### Assignment
Both the line below containing "2. N 35°26.64′, 168°50.974′W" and the line containing "5. 0deg 49.765 minS, 107°18.98′W", along with every line between them, should be repeated exactly; no other line belongs in the answer.

### Dataset entries
BEGIN

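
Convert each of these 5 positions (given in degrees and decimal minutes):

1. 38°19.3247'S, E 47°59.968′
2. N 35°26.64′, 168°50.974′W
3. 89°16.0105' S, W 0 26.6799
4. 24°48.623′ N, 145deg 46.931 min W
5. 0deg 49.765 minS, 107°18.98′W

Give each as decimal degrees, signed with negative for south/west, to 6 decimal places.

1. -38.322078, 47.999467
2. 35.444000, -168.849567
3. -89.266842, -0.444665
4. 24.810383, -145.782183
5. -0.829417, -107.316333

Point 1:
  φ: 38 + 19.3247/60 = 38.3220783
  S → negative
  Lon: 59.968′ = 0.999467°; total 47.9994667
  E → positive
Point 2:
  Latitude: 26.64′ = 0.444000°; total 35.4440000
  N → positive
  Longitude: 168 + 50.974/60 = 168.8495667
  W ⇒ negate
Point 3:
  φ: 16.0105′ = 0.266842°; total 89.2668417
  S → negative
  Lon: 26.6799′ = 0.444665°; total 0.4446650
  hemisphere W, so the sign is −
Point 4:
  Latitude: 24 + 48.623/60 = 24.8103833
  N ⇒ keep positive
  Longitude: 145 + 46.931/60 = 145.7821833
  W ⇒ negate
Point 5:
  φ: 49.765′ = 0.829417°; total 0.8294167
  S → negative
  Lon: 18.98′ = 0.316333°; total 107.3163333
  W → negative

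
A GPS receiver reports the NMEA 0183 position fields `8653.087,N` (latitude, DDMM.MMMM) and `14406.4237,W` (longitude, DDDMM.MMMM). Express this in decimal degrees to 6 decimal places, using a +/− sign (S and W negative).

86.884783, -144.107062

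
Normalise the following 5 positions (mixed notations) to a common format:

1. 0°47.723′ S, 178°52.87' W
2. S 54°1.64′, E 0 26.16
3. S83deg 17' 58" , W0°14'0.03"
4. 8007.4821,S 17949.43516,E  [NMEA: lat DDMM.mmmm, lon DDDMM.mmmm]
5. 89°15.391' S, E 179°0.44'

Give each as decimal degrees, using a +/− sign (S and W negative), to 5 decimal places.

Point 1:
  Lat: 0 + 47.723/60 = 0.795383
  S ⇒ negate
  λ: 52.87′ = 0.881167°; total 178.881167
  W → negative
Point 2:
  Latitude: 1.64′ = 0.027333°; total 54.027333
  S → negative
  λ: 0 + 26.16/60 = 0.436000
  E → positive
Point 3:
  Latitude: 83° + 17/60 + 58/3600 = 83 + 0.283333 + 0.016111 = 83.299444
  S ⇒ negate
  λ: 14′ + 0.03″ = 14.00050′; 0 + 14.00050/60 = 0.233342
  W → negative
Point 4:
  Latitude: split at 2 digits → 80° and 7.4821′; 80 + 7.4821/60 = 80.124702
  hemisphere S, so the sign is −
  λ: degrees = first 3 digits = 179, minutes = 49.43516; 179 + 49.43516/60 = 179.823919
  E → positive
Point 5:
  Lat: 15.391′ = 0.256517°; total 89.256517
  S ⇒ negate
  λ: 179 + 0.44/60 = 179.007333
  E ⇒ keep positive

1. -0.79538, -178.88117
2. -54.02733, 0.43600
3. -83.29944, -0.23334
4. -80.12470, 179.82392
5. -89.25652, 179.00733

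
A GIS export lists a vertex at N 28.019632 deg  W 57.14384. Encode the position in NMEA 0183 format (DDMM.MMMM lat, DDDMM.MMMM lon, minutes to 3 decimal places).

φ: 28° + 0.019632 × 60 = 28° 1.17792′
Lon: minutes = (57.143840 − 57) × 60 = 8.63040

2801.178,N / 05708.630,W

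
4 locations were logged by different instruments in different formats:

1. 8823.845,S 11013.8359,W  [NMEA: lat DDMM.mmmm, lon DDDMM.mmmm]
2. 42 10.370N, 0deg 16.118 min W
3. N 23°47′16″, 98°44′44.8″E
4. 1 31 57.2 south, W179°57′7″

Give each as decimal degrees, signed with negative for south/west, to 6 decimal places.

Point 1:
  Lat: degrees = first 2 digits = 88, minutes = 23.845; 88 + 23.845/60 = 88.3974167
  S ⇒ negate
  λ: split at 3 digits → 110° and 13.8359′; 110 + 13.8359/60 = 110.2305983
  W → negative
Point 2:
  Lat: 42 + 10.37/60 = 42.1728333
  N ⇒ keep positive
  λ: 0 + 16.118/60 = 0.2686333
  hemisphere W, so the sign is −
Point 3:
  Latitude: 23 + 47/60 + 16/3600 = 23.7877778
  N ⇒ keep positive
  Lon: 44′ + 44.8″ = 44.74667′; 98 + 44.74667/60 = 98.7457778
  E → positive
Point 4:
  φ: 1 + 31/60 + 57.2/3600 = 1.5325556
  S ⇒ negate
  Lon: 179 + 57/60 + 7/3600 = 179.9519444
  W ⇒ negate

1. -88.397417, -110.230598
2. 42.172833, -0.268633
3. 23.787778, 98.745778
4. -1.532556, -179.951944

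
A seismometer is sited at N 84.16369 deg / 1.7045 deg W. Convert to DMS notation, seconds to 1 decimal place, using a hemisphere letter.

84°09′49.3″ N, 1°42′16.2″ W

Latitude: 0.163690° → 9.82140′; 0.82140 × 60 = 49.284″
Lon: 0.704500° → 42.27000′; 0.27000 × 60 = 16.200″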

END

### Exercise response
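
2. N 35°26.64′, 168°50.974′W
3. 89°16.0105' S, W 0 26.6799
4. 24°48.623′ N, 145deg 46.931 min W
5. 0deg 49.765 minS, 107°18.98′W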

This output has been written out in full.